What you need to do ::
Please quote exactly the lines below from the line containing "A region is served by 7" to the line containing "(5.6, 4.1), (3.4, -14.4), (1.3, -5.6), (-2.3, 7.8), (6.1, 1.4)", both lines included, and nothing else.

---- Data

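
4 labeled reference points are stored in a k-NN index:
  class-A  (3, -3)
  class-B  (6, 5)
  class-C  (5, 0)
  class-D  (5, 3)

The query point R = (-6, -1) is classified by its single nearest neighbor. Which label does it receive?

Compare squared distances (the ordering matches that of the actual distances):
d²(R, class-A) = 81 + 4 = 85
d²(R, class-B) = 144 + 36 = 180
d²(R, class-C) = 121 + 1 = 122
d²(R, class-D) = 121 + 16 = 137
class-A is nearest.

class-A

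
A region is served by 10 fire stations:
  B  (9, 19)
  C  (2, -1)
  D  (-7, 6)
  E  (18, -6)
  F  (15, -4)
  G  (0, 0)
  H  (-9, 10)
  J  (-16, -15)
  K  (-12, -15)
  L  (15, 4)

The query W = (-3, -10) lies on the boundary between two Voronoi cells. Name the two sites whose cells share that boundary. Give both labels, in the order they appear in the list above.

Squared distances from W to each site:
|WB|² = 144 + 841 = 985
|WC|² = 25 + 81 = 106
|WD|² = 16 + 256 = 272
|WE|² = 441 + 16 = 457
|WF|² = 324 + 36 = 360
|WG|² = 9 + 100 = 109
|WH|² = 36 + 400 = 436
|WJ|² = 169 + 25 = 194
|WK|² = 81 + 25 = 106
|WL|² = 324 + 196 = 520
W is equidistant from C and K (both at squared distance 106), and every other site is strictly farther — so W lies on the C–K Voronoi edge.

C and K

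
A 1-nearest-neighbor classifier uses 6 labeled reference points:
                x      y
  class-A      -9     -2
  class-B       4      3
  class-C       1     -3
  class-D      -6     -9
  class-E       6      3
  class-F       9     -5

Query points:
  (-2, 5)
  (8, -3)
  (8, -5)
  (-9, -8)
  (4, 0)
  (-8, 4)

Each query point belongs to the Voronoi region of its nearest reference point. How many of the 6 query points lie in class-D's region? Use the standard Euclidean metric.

1

(-2, 5) — d² to each: class-A:98, class-B:40, class-C:73, class-D:212, class-E:68, class-F:221 → nearest is class-B
(8, -3) — d² to each: class-A:290, class-B:52, class-C:49, class-D:232, class-E:40, class-F:5 → nearest is class-F
(8, -5) — d² to each: class-A:298, class-B:80, class-C:53, class-D:212, class-E:68, class-F:1 → nearest is class-F
(-9, -8) — d² to each: class-A:36, class-B:290, class-C:125, class-D:10, class-E:346, class-F:333 → nearest is class-D
(4, 0) — d² to each: class-A:173, class-B:9, class-C:18, class-D:181, class-E:13, class-F:50 → nearest is class-B
(-8, 4) — d² to each: class-A:37, class-B:145, class-C:130, class-D:173, class-E:197, class-F:370 → nearest is class-A
1 of the 6 points has class-D as nearest.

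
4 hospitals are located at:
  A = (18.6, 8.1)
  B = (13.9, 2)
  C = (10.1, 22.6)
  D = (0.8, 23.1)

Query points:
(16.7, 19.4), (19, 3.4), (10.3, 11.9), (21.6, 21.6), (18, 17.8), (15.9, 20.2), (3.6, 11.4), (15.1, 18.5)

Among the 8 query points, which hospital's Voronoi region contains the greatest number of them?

(16.7, 19.4) — d² to each: A:131.3, B:310.6, C:53.8, D:266.5 → nearest is C
(19, 3.4) — d² to each: A:22.25, B:27.97, C:447.85, D:719.33 → nearest is A
(10.3, 11.9) — d² to each: A:83.33, B:110.97, C:114.53, D:215.69 → nearest is A
(21.6, 21.6) — d² to each: A:191.25, B:443.45, C:133.25, D:434.89 → nearest is C
(18, 17.8) — d² to each: A:94.45, B:266.45, C:85.45, D:323.93 → nearest is C
(15.9, 20.2) — d² to each: A:153.7, B:335.24, C:39.4, D:236.42 → nearest is C
(3.6, 11.4) — d² to each: A:235.89, B:194.45, C:167.69, D:144.73 → nearest is D
(15.1, 18.5) — d² to each: A:120.41, B:273.69, C:41.81, D:225.65 → nearest is C
Tally — A:2, C:5, D:1. C captures the most (5).

C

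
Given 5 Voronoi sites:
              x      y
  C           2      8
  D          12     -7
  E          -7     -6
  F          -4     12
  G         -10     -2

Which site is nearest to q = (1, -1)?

Squared Euclidean distances:
|qC|² = (1−2)² + (-1−8)² = 1 + 81 = 82
|qD|² = (1−12)² + (-1−(-7))² = 121 + 36 = 157
|qE|² = (1−(-7))² + (-1−(-6))² = 64 + 25 = 89
|qF|² = (1−(-4))² + (-1−12)² = 25 + 169 = 194
|qG|² = (1−(-10))² + (-1−(-2))² = 121 + 1 = 122
Minimum is at C.

C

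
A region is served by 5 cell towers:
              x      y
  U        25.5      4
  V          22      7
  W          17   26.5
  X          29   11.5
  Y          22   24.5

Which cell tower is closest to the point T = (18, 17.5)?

Squared Euclidean distances:
|TU|² = (18−25.5)² + (17.5−4)² = 56.25 + 182.25 = 238.5
|TV|² = (18−22)² + (17.5−7)² = 16 + 110.25 = 126.25
|TW|² = (18−17)² + (17.5−26.5)² = 1 + 81 = 82
|TX|² = (18−29)² + (17.5−11.5)² = 121 + 36 = 157
|TY|² = (18−22)² + (17.5−24.5)² = 16 + 49 = 65
Minimum is at Y.

Y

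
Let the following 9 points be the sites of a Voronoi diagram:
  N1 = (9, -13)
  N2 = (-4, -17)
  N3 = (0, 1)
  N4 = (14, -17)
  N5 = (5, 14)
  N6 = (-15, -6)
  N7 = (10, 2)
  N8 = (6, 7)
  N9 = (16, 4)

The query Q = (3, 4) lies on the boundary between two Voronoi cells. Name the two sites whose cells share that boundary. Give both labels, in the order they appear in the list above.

Squared distances from Q to each site:
|QN1|² = (3−9)² + (4−(-13))² = 36 + 289 = 325
|QN2|² = (3−(-4))² + (4−(-17))² = 49 + 441 = 490
|QN3|² = (3−0)² + (4−1)² = 9 + 9 = 18
|QN4|² = (3−14)² + (4−(-17))² = 121 + 441 = 562
|QN5|² = (3−5)² + (4−14)² = 4 + 100 = 104
|QN6|² = (3−(-15))² + (4−(-6))² = 324 + 100 = 424
|QN7|² = (3−10)² + (4−2)² = 49 + 4 = 53
|QN8|² = (3−6)² + (4−7)² = 9 + 9 = 18
|QN9|² = (3−16)² + (4−4)² = 169 + 0 = 169
Q is equidistant from N3 and N8 (both at squared distance 18), and every other site is strictly farther — so Q lies on the N3–N8 Voronoi edge.

N3 and N8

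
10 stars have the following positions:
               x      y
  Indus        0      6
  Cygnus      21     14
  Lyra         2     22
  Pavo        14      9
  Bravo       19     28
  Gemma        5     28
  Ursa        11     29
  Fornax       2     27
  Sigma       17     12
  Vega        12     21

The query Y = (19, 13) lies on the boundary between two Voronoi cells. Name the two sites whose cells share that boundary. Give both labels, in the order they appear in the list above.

Cygnus and Sigma

Squared distances from Y to each site:
d²(Y, Indus) = (19−0)² + (13−6)² = 361 + 49 = 410
d²(Y, Cygnus) = (19−21)² + (13−14)² = 4 + 1 = 5
d²(Y, Lyra) = (19−2)² + (13−22)² = 289 + 81 = 370
d²(Y, Pavo) = (19−14)² + (13−9)² = 25 + 16 = 41
d²(Y, Bravo) = (19−19)² + (13−28)² = 0 + 225 = 225
d²(Y, Gemma) = (19−5)² + (13−28)² = 196 + 225 = 421
d²(Y, Ursa) = (19−11)² + (13−29)² = 64 + 256 = 320
d²(Y, Fornax) = (19−2)² + (13−27)² = 289 + 196 = 485
d²(Y, Sigma) = (19−17)² + (13−12)² = 4 + 1 = 5
d²(Y, Vega) = (19−12)² + (13−21)² = 49 + 64 = 113
Y is equidistant from Cygnus and Sigma (both at squared distance 5), and every other site is strictly farther — so Y lies on the Cygnus–Sigma Voronoi edge.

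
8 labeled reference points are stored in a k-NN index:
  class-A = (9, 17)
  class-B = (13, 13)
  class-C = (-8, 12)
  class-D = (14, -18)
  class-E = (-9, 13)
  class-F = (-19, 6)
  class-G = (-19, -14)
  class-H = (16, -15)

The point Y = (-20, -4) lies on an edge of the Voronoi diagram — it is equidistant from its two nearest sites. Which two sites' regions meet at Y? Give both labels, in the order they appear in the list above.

Squared distances from Y to each site:
d²(Y, class-A) = 841 + 441 = 1282
d²(Y, class-B) = 1089 + 289 = 1378
d²(Y, class-C) = 144 + 256 = 400
d²(Y, class-D) = 1156 + 196 = 1352
d²(Y, class-E) = 121 + 289 = 410
d²(Y, class-F) = 1 + 100 = 101
d²(Y, class-G) = 1 + 100 = 101
d²(Y, class-H) = 1296 + 121 = 1417
Y is equidistant from class-F and class-G (both at squared distance 101), and every other site is strictly farther — so Y lies on the class-F–class-G Voronoi edge.

class-F and class-G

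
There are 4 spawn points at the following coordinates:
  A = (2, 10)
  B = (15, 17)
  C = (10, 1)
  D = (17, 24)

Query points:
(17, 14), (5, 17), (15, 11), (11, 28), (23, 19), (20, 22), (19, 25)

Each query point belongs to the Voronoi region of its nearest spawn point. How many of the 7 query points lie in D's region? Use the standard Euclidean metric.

4

(17, 14) — d² to each: A:241, B:13, C:218, D:100 → nearest is B
(5, 17) — d² to each: A:58, B:100, C:281, D:193 → nearest is A
(15, 11) — d² to each: A:170, B:36, C:125, D:173 → nearest is B
(11, 28) — d² to each: A:405, B:137, C:730, D:52 → nearest is D
(23, 19) — d² to each: A:522, B:68, C:493, D:61 → nearest is D
(20, 22) — d² to each: A:468, B:50, C:541, D:13 → nearest is D
(19, 25) — d² to each: A:514, B:80, C:657, D:5 → nearest is D
4 of the 7 points have D as nearest.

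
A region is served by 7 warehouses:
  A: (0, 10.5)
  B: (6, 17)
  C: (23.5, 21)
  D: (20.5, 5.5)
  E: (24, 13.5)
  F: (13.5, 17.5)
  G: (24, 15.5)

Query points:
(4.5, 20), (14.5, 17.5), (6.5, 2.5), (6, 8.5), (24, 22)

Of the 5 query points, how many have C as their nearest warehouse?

1

(4.5, 20) — d² to each: A:110.5, B:11.25, C:362, D:466.25, E:422.5, F:87.25, G:400.5 → nearest is B
(14.5, 17.5) — d² to each: A:259.25, B:72.5, C:93.25, D:180, E:106.25, F:1, G:94.25 → nearest is F
(6.5, 2.5) — d² to each: A:106.25, B:210.5, C:631.25, D:205, E:427.25, F:274, G:475.25 → nearest is A
(6, 8.5) — d² to each: A:40, B:72.25, C:462.5, D:219.25, E:349, F:137.25, G:373 → nearest is A
(24, 22) — d² to each: A:708.25, B:349, C:1.25, D:284.5, E:72.25, F:130.5, G:42.25 → nearest is C
1 of the 5 points has C as nearest.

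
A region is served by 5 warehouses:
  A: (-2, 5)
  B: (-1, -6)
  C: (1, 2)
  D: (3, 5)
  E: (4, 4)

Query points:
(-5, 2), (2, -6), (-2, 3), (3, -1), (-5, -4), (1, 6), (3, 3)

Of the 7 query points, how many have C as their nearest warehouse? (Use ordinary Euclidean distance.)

(-5, 2) — d² to each: A:18, B:80, C:36, D:73, E:85 → nearest is A
(2, -6) — d² to each: A:137, B:9, C:65, D:122, E:104 → nearest is B
(-2, 3) — d² to each: A:4, B:82, C:10, D:29, E:37 → nearest is A
(3, -1) — d² to each: A:61, B:41, C:13, D:36, E:26 → nearest is C
(-5, -4) — d² to each: A:90, B:20, C:72, D:145, E:145 → nearest is B
(1, 6) — d² to each: A:10, B:148, C:16, D:5, E:13 → nearest is D
(3, 3) — d² to each: A:29, B:97, C:5, D:4, E:2 → nearest is E
1 of the 7 points has C as nearest.

1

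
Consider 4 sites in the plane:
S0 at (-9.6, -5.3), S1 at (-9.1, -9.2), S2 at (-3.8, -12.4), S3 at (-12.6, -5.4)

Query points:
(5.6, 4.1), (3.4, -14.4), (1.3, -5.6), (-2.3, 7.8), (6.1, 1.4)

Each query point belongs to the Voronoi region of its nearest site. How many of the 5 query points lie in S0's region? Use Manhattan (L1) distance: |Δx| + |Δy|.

(5.6, 4.1) — d to each: S0:24.6, S1:28, S2:25.9, S3:27.7 → nearest is S0
(3.4, -14.4) — d to each: S0:22.1, S1:17.7, S2:9.2, S3:25 → nearest is S2
(1.3, -5.6) — d to each: S0:11.2, S1:14, S2:11.9, S3:14.1 → nearest is S0
(-2.3, 7.8) — d to each: S0:20.4, S1:23.8, S2:21.7, S3:23.5 → nearest is S0
(6.1, 1.4) — d to each: S0:22.4, S1:25.8, S2:23.7, S3:25.5 → nearest is S0
4 of the 5 points have S0 as nearest.

4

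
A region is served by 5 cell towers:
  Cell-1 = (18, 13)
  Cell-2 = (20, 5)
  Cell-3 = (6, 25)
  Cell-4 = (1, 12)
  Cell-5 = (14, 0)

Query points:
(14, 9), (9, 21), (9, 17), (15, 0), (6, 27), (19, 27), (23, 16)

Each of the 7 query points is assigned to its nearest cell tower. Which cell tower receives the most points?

Cell-3

(14, 9) — d² to each: Cell-1:32, Cell-2:52, Cell-3:320, Cell-4:178, Cell-5:81 → nearest is Cell-1
(9, 21) — d² to each: Cell-1:145, Cell-2:377, Cell-3:25, Cell-4:145, Cell-5:466 → nearest is Cell-3
(9, 17) — d² to each: Cell-1:97, Cell-2:265, Cell-3:73, Cell-4:89, Cell-5:314 → nearest is Cell-3
(15, 0) — d² to each: Cell-1:178, Cell-2:50, Cell-3:706, Cell-4:340, Cell-5:1 → nearest is Cell-5
(6, 27) — d² to each: Cell-1:340, Cell-2:680, Cell-3:4, Cell-4:250, Cell-5:793 → nearest is Cell-3
(19, 27) — d² to each: Cell-1:197, Cell-2:485, Cell-3:173, Cell-4:549, Cell-5:754 → nearest is Cell-3
(23, 16) — d² to each: Cell-1:34, Cell-2:130, Cell-3:370, Cell-4:500, Cell-5:337 → nearest is Cell-1
Tally — Cell-1:2, Cell-3:4, Cell-5:1. Cell-3 captures the most (4).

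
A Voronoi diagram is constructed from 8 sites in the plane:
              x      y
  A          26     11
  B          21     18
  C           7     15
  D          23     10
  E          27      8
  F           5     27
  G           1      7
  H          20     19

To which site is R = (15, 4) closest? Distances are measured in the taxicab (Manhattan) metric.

D

d(R,A) = |15−26| + |4−11| = 11 + 7 = 18
d(R,B) = |15−21| + |4−18| = 6 + 14 = 20
d(R,C) = |15−7| + |4−15| = 8 + 11 = 19
d(R,D) = |15−23| + |4−10| = 8 + 6 = 14
d(R,E) = |15−27| + |4−8| = 12 + 4 = 16
d(R,F) = |15−5| + |4−27| = 10 + 23 = 33
d(R,G) = |15−1| + |4−7| = 14 + 3 = 17
d(R,H) = |15−20| + |4−19| = 5 + 15 = 20
D is nearest.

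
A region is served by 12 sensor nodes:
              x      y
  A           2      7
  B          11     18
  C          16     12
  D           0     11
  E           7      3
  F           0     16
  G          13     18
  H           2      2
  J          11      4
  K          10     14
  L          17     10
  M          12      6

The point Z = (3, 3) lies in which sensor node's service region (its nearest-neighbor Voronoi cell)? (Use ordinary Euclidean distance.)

Compare squared distances (the ordering matches that of the actual distances):
|ZA|² = 1 + 16 = 17
|ZB|² = 64 + 225 = 289
|ZC|² = 169 + 81 = 250
|ZD|² = 9 + 64 = 73
|ZE|² = 16 + 0 = 16
|ZF|² = 9 + 169 = 178
|ZG|² = 100 + 225 = 325
|ZH|² = 1 + 1 = 2
|ZJ|² = 64 + 1 = 65
|ZK|² = 49 + 121 = 170
|ZL|² = 196 + 49 = 245
|ZM|² = 81 + 9 = 90
H is nearest.

H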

--------

Written answer ::
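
A region is served by 7 warehouses:
  A: (0, 10.5)
  B: (6, 17)
  C: (23.5, 21)
  D: (20.5, 5.5)
  E: (24, 13.5)
  F: (13.5, 17.5)
  G: (24, 15.5)

Query points:
(4.5, 20), (14.5, 17.5), (6.5, 2.5), (6, 8.5), (24, 22)

Of the 5 query points, how many have C as their nearest warehouse?

1

(4.5, 20) — d² to each: A:110.5, B:11.25, C:362, D:466.25, E:422.5, F:87.25, G:400.5 → nearest is B
(14.5, 17.5) — d² to each: A:259.25, B:72.5, C:93.25, D:180, E:106.25, F:1, G:94.25 → nearest is F
(6.5, 2.5) — d² to each: A:106.25, B:210.5, C:631.25, D:205, E:427.25, F:274, G:475.25 → nearest is A
(6, 8.5) — d² to each: A:40, B:72.25, C:462.5, D:219.25, E:349, F:137.25, G:373 → nearest is A
(24, 22) — d² to each: A:708.25, B:349, C:1.25, D:284.5, E:72.25, F:130.5, G:42.25 → nearest is C
1 of the 5 points has C as nearest.

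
A region is served by 5 warehouses:
  A: (-2, 5)
  B: (-1, -6)
  C: (1, 2)
  D: (3, 5)
  E: (4, 4)

Query points:
(-5, 2), (2, -6), (-2, 3), (3, -1), (-5, -4), (1, 6), (3, 3)

Of the 7 query points, how many have C as their nearest warehouse? (Use ordinary Euclidean distance.)

(-5, 2) — d² to each: A:18, B:80, C:36, D:73, E:85 → nearest is A
(2, -6) — d² to each: A:137, B:9, C:65, D:122, E:104 → nearest is B
(-2, 3) — d² to each: A:4, B:82, C:10, D:29, E:37 → nearest is A
(3, -1) — d² to each: A:61, B:41, C:13, D:36, E:26 → nearest is C
(-5, -4) — d² to each: A:90, B:20, C:72, D:145, E:145 → nearest is B
(1, 6) — d² to each: A:10, B:148, C:16, D:5, E:13 → nearest is D
(3, 3) — d² to each: A:29, B:97, C:5, D:4, E:2 → nearest is E
1 of the 7 points has C as nearest.

1

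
Consider 4 sites in the plane:
S0 at (-9.6, -5.3), S1 at (-9.1, -9.2), S2 at (-3.8, -12.4), S3 at (-12.6, -5.4)

Query points:
(5.6, 4.1), (3.4, -14.4), (1.3, -5.6), (-2.3, 7.8), (6.1, 1.4)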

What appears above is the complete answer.